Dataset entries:
______

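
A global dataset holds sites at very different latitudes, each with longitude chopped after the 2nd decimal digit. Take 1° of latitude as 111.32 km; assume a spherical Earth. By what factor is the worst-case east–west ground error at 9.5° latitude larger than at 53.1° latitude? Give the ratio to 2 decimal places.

1.64

Truncating at 2 decimal places can drop up to a full unit in the last place, so the longitude may be off by as much as 0.01°.
At 9.5°: 0.01° × 111320 × cos 9.5° = 0.01 × 111320 × 0.9863 ≈ 1097.9 m.
At 53.1°: 0.01° × 111320 × cos 53.1° = 0.01 × 111320 × 0.6004 ≈ 668.39 m.
Ratio: 1097.9 / 668.39 = cos 9.5° / cos 53.1° ≈ 1.6427.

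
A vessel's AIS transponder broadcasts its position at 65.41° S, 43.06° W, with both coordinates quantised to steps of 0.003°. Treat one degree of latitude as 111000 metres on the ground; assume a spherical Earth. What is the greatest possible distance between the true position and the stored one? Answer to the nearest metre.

With a 0.003° grid the true value lies within half a step, ±0.003°/2 = ±0.0015°, of the stored one.
Latitude error → 0.0015 × 111000 = 166.5 m along the meridian.
E–W at 65.41°: 0.0015° × 111000 × cos 65.41° = 0.0015 × 111000 × 0.4161 ≈ 69.2843 m.
The two errors are perpendicular, so the maximum displacement is √(166.5² + 69.2843²) ≈ 180.34 m.

180 metres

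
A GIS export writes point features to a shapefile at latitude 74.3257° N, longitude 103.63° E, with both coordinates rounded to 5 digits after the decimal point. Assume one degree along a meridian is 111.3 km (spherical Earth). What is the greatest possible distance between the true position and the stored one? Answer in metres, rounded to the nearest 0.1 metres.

0.6 metres

Rounding to 5 decimal places leaves each coordinate within ±5e-06° of the true value.
North–south component: 5e-06° × 111300 = 0.5565 m.
East–west component at 74.3257°: 5e-06° × 111300 × cos 74.3257° ≈ 5e-06 × 30069.8 ≈ 0.150349 m.
The two errors are perpendicular, so the maximum displacement is √(0.5565² + 0.150349²) ≈ 0.576452 m.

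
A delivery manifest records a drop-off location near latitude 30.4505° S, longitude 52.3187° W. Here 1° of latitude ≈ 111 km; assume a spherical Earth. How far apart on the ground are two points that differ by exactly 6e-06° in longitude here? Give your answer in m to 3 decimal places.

0.574 m

6e-06° of longitude at 30.4505° is 6e-06 × 111000 × cos 30.4505° ≈ 6e-06 × 95689.5 = 0.574137 m.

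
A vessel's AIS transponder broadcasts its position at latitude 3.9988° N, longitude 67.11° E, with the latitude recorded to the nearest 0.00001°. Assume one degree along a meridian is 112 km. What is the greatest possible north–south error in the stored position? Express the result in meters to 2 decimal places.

Rounding to 5 decimal places leaves the latitude within ±5e-06° of the true value.
North–south distance: 5e-06° × 112000 m/° = 0.56 m.

0.56 meters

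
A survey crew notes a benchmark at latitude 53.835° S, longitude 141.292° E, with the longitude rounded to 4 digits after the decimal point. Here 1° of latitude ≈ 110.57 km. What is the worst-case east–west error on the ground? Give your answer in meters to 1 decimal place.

Rounding to 4 decimal places leaves the longitude within ±5e-05° of the true value.
At latitude 53.835° a degree of longitude spans 110570 m × cos 53.835° = 110570 × 0.5901 ≈ 65248.8 m.
East–west error: 5e-05° × 65248.8 m/° ≈ 3.26244 m.

3.3 meters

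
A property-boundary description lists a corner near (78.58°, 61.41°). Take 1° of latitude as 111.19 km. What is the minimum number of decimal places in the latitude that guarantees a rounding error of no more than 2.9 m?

One degree of latitude covers 111190 m.
N decimal places → at most half a unit in the last place, 0.5 × 10⁻ᴺ° = 111190/2 × 10⁻ᴺ m.
Setting 55595 × 10⁻ᴺ ≤ 2.9 gives 10ᴺ ≥ 1.917e+04, i.e. N ≥ 4.28.
So 5 decimal places suffice (0.556 m); 4 would allow up to 5.56 m.

5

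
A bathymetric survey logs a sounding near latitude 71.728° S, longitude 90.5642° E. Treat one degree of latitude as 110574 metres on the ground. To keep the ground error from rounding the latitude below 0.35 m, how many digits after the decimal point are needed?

6 decimal places

One degree of latitude covers 110574 m.
With N decimal places the half-ulp bound is 0.5·10⁻ᴺ°, or 0.5·10⁻ᴺ × 110574 m on the ground.
Need 0.5 × 110574 × 10⁻ᴺ ≤ 0.35 → 10⁻ᴺ ≤ 6.331e-06, so N ≥ 5.20.
N = 5 would give 0.553 m (too coarse); N = 6 gives 0.0553 m ≤ 0.35 m.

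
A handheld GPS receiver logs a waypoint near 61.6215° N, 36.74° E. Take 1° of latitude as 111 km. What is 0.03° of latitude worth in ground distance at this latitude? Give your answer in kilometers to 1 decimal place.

3.3 kilometers

0.03° × 111000 m/° = 3330 m.
That is 3330 m = 3.33 km.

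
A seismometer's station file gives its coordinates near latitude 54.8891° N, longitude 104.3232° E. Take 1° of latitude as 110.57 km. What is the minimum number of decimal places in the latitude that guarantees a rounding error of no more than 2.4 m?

One degree of latitude covers 110570 m.
With N decimal places the half-ulp bound is 0.5·10⁻ᴺ°, or 0.5·10⁻ᴺ × 110570 m on the ground.
Need 0.5 × 110570 × 10⁻ᴺ ≤ 2.4 → 10⁻ᴺ ≤ 4.341e-05, so N ≥ 4.36.
So 5 decimal places suffice (0.553 m); 4 would allow up to 5.53 m.

5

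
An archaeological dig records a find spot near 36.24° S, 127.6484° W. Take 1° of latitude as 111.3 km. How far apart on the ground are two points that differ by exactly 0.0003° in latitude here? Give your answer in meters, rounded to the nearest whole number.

Along a meridian 0.0003° is 0.0003 × 111300 = 33.39 m.

33 meters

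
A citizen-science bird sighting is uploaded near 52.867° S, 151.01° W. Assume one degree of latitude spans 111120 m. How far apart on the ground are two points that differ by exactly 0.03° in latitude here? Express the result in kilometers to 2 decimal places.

0.03° × 111120 m/° = 3333.6 m.
That is 3333.6 m = 3.3336 km.

3.33 kilometers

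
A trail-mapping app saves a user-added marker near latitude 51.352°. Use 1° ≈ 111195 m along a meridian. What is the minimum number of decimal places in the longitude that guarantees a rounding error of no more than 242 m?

At 51.352° one degree of longitude covers 111195 × cos 51.352° ≈ 111195 × 0.6245 ≈ 69445.1 m.
With N decimal places the half-ulp bound is 0.5·10⁻ᴺ°, or 0.5·10⁻ᴺ × 69445.1 m on the ground.
Setting 34722.5 × 10⁻ᴺ ≤ 242 gives 10ᴺ ≥ 143.5, i.e. N ≥ 2.16.
N = 2 would give 347 m (too coarse); N = 3 gives 34.7 m ≤ 242 m.

3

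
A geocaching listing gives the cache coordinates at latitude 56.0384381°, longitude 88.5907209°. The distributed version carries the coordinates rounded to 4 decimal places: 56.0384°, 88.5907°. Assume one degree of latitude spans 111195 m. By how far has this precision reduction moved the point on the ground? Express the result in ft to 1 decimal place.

The latitude changed by +0.0000381° and the longitude by +0.0000209°.
N–S: 0.0000381° × 111195 m/° = 4.23653 m.
E–W at 56.0384°: 0.0000209° × 111195 × cos 56.0384° = 0.0000209 × 111195 × 0.5586 ≈ 1.29826 m.
Distance: √(4.23653² + 1.29826²) ≈ 4.43099 m.
In feet: 4.43099 m ÷ 0.3048 ≈ 14.537 ft.

14.5 ft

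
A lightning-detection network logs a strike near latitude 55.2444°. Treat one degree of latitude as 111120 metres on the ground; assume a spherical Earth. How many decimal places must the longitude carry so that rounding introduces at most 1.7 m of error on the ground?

5

At 55.2444° one degree of longitude covers 111120 × cos 55.2444° ≈ 111120 × 0.5701 ≈ 63347 m.
Rounding to N decimal places gives at most 0.5 × 10⁻ᴺ degrees of error, i.e. 0.5 × 10⁻ᴺ × 63347 m.
Setting 31673.5 × 10⁻ᴺ ≤ 1.7 gives 10ᴺ ≥ 1.863e+04, i.e. N ≥ 4.27.
At 4 places the error can reach 3.17 m, but 5 places keeps it to 0.317 m.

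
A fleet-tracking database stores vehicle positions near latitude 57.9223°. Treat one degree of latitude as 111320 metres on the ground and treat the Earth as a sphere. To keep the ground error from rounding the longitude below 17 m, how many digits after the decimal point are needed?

At 57.9223° one degree of longitude covers 111320 × cos 57.9223° ≈ 111320 × 0.5311 ≈ 59118.6 m.
N decimal places → at most half a unit in the last place, 0.5 × 10⁻ᴺ° = 59118.6/2 × 10⁻ᴺ m.
Need 0.5 × 59118.6 × 10⁻ᴺ ≤ 17 → 10⁻ᴺ ≤ 5.751e-04, so N ≥ 3.24.
At 3 places the error can reach 29.6 m, but 4 places keeps it to 2.96 m.

4 decimal places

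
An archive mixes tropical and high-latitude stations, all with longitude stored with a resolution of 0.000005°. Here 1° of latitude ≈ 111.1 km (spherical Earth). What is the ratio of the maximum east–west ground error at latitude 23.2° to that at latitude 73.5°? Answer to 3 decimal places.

3.236

With a 0.000005° grid the true value lies within half a step, ±0.000005°/2 = ±2.5e-06°, of the stored one.
Error at 23.2° = 2.5e-06° × 111100 × cos 23.2° ≈ 0.27775 × 0.9191 = 0.25529 m.
At 73.5°: 2.5e-06° × 111100 × cos 73.5° = 2.5e-06 × 111100 × 0.2840 ≈ 0.078885 m.
The ratio reduces to cos 23.2° / cos 73.5° = 0.9191/0.2840 ≈ 3.2362.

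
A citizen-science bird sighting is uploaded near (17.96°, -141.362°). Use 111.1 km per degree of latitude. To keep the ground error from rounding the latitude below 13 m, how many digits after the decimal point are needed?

4

One degree of latitude covers 111100 m.
With N decimal places the half-ulp bound is 0.5·10⁻ᴺ°, or 0.5·10⁻ᴺ × 111100 m on the ground.
Need 0.5 × 111100 × 10⁻ᴺ ≤ 13 → 10⁻ᴺ ≤ 2.340e-04, so N ≥ 3.63.
N = 3 would give 55.6 m (too coarse); N = 4 gives 5.56 m ≤ 13 m.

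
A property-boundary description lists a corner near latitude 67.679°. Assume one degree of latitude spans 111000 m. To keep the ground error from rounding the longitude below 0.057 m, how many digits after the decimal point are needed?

At 67.679° one degree of longitude covers 111000 × cos 67.679° ≈ 111000 × 0.3798 ≈ 42157.3 m.
With N decimal places the half-ulp bound is 0.5·10⁻ᴺ°, or 0.5·10⁻ᴺ × 42157.3 m on the ground.
Need 0.5 × 42157.3 × 10⁻ᴺ ≤ 0.057 → 10⁻ᴺ ≤ 2.704e-06, so N ≥ 5.57.
N = 5 would give 0.211 m (too coarse); N = 6 gives 0.0211 m ≤ 0.057 m.

6 decimal places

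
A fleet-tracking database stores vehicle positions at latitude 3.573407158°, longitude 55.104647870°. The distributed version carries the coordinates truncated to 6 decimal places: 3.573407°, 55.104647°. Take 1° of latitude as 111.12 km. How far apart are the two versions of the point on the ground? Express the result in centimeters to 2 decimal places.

9.81 centimeters

Δlat = 3.573407158 − 3.573407 = +0.000000158°; Δlon = 55.104647870 − 55.104647 = +0.000000870°.
North–south shift: 0.000000158 × 111120 = 0.017557 m.
East–west at this latitude: 0.000000870° × 111120 × cos 3.57341° ≈ 0.000000870 × 110904 = 0.0964864 m.
Combined displacement = (0.017557² + 0.0964864²)^½ ≈ 0.0980708 m.
That is 0.0980708 m = 9.8071 cm.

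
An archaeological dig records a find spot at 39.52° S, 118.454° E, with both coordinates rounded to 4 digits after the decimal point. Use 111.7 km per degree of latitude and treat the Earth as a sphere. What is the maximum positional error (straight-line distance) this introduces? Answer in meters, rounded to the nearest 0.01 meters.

Rounding to 4 decimal places leaves each coordinate within ±5e-05° of the true value.
N–S: 5e-05° × 111700 m/° = 5.585 m.
East–west component at 39.52°: 5e-05° × 111700 × cos 39.52° ≈ 5e-05 × 86165.7 ≈ 4.30828 m.
Worst case both components are at the extreme and orthogonal: √(5.585² + 4.30828²) ≈ 7.05362 m.

7.05 meters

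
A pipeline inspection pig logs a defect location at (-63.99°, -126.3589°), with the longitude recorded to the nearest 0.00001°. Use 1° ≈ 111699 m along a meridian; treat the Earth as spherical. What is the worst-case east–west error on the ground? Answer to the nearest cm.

24 cm

Rounding to 5 decimal places leaves the longitude within ±5e-06° of the true value.
One degree of longitude at 63.99° is 111699 × cos 63.99° ≈ 111699 × 0.4385 = 48983.1 m.
So at most 5e-06° × 48983.1 ≈ 0.244916 m east–west.
That is 0.244916 m = 24.492 cm.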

______

A reply should hold exactly the lines from the one containing "A pipeline inspection" through the end of the data above, nothing more.

Exercise response:
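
A pipeline inspection pig logs a defect location at (-63.99°, -126.3589°), with the longitude recorded to the nearest 0.00001°. Use 1° ≈ 111699 m along a meridian; treat the Earth as spherical. What is the worst-case east–west error on the ground? Answer to the nearest cm.

24 cm

Rounding to 5 decimal places leaves the longitude within ±5e-06° of the true value.
One degree of longitude at 63.99° is 111699 × cos 63.99° ≈ 111699 × 0.4385 = 48983.1 m.
So at most 5e-06° × 48983.1 ≈ 0.244916 m east–west.
That is 0.244916 m = 24.492 cm.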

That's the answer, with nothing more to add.